__EXERCISE DETAILS__:
Among the entries below, please repeat exactly and only the lines from the line containing "Answer: 21965" to the line containing "Answer: -553826089333/240412398 ≈ -2303.6", both lines included.

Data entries
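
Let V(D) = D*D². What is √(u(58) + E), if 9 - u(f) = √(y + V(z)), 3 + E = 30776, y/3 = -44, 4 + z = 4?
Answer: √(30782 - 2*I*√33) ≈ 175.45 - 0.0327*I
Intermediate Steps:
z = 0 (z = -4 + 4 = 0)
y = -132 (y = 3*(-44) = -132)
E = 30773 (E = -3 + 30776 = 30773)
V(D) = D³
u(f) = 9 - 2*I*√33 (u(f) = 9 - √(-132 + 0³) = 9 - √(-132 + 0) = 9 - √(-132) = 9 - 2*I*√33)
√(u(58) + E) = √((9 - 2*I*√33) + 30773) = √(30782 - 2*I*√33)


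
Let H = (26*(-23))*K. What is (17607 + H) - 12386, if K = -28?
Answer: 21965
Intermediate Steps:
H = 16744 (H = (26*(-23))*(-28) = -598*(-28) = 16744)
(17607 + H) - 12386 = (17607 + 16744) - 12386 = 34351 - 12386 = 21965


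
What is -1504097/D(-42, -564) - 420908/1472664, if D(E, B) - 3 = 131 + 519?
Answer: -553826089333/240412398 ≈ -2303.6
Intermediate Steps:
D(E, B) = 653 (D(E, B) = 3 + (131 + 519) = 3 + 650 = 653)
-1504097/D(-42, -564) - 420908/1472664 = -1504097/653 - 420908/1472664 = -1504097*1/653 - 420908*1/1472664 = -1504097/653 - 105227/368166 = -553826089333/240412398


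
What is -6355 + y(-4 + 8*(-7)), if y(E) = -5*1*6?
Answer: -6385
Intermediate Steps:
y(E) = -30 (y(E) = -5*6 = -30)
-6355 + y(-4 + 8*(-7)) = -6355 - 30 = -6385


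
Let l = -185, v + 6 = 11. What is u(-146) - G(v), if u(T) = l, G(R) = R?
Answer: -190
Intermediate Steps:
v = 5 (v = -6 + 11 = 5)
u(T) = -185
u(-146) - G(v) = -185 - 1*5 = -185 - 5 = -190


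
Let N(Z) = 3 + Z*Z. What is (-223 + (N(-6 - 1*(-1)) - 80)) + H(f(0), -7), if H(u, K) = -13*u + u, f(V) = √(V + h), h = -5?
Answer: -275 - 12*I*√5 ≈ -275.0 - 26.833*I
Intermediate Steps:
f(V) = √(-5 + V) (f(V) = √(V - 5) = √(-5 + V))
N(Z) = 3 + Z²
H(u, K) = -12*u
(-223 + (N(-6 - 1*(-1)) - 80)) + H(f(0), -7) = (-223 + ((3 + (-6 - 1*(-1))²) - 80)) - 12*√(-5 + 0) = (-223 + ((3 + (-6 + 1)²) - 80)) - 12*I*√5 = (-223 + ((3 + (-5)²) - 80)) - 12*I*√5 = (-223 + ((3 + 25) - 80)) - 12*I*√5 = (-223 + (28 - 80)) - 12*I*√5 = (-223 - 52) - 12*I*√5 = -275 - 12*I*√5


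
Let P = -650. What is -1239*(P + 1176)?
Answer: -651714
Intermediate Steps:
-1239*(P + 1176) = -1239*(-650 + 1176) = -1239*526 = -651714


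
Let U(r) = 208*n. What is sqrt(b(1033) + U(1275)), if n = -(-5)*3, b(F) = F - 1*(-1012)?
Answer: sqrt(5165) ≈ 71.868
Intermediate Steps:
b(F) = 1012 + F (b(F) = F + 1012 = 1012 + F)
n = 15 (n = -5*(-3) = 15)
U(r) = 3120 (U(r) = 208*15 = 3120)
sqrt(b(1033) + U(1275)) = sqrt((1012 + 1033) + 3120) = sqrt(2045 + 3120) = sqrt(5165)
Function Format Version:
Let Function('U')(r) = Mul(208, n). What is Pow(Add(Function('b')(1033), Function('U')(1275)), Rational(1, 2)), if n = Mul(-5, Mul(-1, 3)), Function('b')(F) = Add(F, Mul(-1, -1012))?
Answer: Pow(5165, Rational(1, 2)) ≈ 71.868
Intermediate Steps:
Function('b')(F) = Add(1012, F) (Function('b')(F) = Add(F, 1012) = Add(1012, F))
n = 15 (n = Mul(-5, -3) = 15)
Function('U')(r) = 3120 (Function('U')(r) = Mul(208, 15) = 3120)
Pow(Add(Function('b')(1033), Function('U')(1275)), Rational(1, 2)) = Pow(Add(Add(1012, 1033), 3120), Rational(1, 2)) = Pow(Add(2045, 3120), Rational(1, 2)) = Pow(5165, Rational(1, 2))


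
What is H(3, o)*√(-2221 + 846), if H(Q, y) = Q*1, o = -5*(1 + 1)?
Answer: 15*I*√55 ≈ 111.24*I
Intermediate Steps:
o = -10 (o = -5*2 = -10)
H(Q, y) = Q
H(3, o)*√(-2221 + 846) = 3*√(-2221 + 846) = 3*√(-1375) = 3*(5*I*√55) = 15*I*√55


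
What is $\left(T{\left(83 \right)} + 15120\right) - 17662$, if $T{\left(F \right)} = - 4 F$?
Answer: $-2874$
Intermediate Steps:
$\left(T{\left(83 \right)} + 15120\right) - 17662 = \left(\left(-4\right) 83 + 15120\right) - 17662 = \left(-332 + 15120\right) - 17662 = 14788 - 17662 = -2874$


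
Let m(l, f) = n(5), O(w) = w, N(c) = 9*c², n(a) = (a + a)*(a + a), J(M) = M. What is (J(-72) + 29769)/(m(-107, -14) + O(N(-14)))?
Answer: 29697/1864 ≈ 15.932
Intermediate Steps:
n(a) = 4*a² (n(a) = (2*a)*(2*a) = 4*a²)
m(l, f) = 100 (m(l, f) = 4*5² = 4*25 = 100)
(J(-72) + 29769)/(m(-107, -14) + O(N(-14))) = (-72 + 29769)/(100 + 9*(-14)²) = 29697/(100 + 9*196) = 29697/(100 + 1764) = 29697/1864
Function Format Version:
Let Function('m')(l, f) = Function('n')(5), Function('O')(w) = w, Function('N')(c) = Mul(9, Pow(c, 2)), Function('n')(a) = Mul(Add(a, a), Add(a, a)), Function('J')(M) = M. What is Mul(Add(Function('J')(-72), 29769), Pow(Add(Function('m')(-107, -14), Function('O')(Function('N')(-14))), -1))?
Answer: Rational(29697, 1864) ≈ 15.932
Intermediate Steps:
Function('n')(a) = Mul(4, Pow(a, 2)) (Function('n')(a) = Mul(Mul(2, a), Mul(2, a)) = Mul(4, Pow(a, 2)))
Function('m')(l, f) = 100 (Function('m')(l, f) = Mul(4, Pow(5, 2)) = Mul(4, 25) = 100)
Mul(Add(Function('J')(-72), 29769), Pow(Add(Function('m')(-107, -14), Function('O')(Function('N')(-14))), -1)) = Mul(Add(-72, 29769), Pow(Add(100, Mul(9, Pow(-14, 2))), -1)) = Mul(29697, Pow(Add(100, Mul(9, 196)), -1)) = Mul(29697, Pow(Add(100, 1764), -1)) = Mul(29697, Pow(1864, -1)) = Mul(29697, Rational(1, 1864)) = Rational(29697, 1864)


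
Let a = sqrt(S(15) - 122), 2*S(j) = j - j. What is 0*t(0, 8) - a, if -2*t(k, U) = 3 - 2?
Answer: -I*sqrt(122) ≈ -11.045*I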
==
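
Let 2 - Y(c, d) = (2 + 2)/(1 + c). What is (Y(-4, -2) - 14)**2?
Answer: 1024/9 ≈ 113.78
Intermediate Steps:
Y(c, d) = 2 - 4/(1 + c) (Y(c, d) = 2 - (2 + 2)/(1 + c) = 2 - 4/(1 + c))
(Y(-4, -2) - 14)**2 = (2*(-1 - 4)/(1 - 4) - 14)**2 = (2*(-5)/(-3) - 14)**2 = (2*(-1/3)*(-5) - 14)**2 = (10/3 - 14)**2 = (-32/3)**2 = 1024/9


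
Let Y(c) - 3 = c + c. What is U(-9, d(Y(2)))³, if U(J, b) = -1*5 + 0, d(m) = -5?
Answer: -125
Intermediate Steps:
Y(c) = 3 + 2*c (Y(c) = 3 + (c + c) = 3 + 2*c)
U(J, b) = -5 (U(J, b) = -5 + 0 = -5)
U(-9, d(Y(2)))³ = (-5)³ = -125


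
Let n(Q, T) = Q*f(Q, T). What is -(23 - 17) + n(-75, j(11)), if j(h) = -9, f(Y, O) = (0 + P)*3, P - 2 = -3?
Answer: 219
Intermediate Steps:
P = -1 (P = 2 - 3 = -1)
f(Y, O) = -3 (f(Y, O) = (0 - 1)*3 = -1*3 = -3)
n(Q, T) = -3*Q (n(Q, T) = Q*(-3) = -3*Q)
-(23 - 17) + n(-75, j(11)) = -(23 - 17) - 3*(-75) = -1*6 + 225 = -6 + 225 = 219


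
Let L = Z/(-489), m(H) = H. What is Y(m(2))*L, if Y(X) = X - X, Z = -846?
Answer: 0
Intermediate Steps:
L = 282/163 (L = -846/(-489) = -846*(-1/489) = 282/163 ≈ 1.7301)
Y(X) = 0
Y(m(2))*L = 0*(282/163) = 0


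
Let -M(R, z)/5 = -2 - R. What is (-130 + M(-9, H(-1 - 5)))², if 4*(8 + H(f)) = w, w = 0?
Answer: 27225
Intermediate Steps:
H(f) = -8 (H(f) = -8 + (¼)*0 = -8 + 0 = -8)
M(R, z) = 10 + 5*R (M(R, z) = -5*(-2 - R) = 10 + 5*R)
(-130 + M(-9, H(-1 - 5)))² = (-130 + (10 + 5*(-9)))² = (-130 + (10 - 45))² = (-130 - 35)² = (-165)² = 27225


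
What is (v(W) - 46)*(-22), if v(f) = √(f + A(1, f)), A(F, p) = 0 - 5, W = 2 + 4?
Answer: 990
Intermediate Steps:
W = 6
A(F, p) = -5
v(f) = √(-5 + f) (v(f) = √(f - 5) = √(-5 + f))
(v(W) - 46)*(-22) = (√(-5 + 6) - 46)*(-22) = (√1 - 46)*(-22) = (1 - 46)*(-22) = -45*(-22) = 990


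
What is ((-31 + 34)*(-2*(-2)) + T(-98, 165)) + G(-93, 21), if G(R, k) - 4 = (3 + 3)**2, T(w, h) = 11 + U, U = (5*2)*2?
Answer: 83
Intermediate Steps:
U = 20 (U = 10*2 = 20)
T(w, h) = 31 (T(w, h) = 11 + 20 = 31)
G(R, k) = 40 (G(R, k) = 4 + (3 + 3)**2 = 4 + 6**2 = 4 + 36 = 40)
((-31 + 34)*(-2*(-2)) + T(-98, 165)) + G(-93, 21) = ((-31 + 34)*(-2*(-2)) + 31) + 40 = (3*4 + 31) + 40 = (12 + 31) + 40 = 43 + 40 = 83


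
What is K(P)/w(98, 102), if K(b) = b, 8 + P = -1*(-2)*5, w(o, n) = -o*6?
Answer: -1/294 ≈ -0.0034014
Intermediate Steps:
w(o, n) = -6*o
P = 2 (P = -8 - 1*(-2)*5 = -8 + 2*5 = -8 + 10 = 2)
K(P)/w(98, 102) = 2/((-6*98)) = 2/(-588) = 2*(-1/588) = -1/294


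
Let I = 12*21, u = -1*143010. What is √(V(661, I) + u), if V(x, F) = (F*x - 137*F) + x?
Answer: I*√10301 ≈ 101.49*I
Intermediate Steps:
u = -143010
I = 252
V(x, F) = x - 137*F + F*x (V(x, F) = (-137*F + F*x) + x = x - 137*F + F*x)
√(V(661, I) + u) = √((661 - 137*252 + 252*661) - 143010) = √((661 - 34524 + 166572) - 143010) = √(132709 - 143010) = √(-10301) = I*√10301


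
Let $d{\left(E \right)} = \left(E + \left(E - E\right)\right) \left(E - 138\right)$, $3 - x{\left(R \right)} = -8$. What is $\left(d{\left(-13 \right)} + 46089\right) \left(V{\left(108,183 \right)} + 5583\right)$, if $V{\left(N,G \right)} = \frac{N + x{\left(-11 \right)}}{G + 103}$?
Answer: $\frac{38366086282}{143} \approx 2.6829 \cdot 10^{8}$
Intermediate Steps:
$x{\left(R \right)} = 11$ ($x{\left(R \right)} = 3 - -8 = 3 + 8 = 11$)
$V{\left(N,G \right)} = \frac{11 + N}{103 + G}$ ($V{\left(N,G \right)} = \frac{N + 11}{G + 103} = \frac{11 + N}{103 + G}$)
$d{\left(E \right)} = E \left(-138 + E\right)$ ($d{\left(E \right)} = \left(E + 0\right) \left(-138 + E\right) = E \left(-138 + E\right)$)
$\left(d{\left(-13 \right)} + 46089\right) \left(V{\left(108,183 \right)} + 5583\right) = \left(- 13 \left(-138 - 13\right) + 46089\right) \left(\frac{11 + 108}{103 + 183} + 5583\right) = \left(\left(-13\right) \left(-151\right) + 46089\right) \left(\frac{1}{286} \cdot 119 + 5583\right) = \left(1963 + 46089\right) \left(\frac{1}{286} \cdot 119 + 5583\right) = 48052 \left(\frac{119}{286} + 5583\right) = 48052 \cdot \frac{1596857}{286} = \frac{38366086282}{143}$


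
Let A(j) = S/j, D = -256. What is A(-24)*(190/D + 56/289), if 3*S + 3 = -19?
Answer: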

__EXERCISE RESULT__:
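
Answer: 21965
Intermediate Steps:
H = 16744 (H = (26*(-23))*(-28) = -598*(-28) = 16744)
(17607 + H) - 12386 = (17607 + 16744) - 12386 = 34351 - 12386 = 21965


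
What is -1504097/D(-42, -564) - 420908/1472664, if D(E, B) - 3 = 131 + 519?
Answer: -553826089333/240412398 ≈ -2303.6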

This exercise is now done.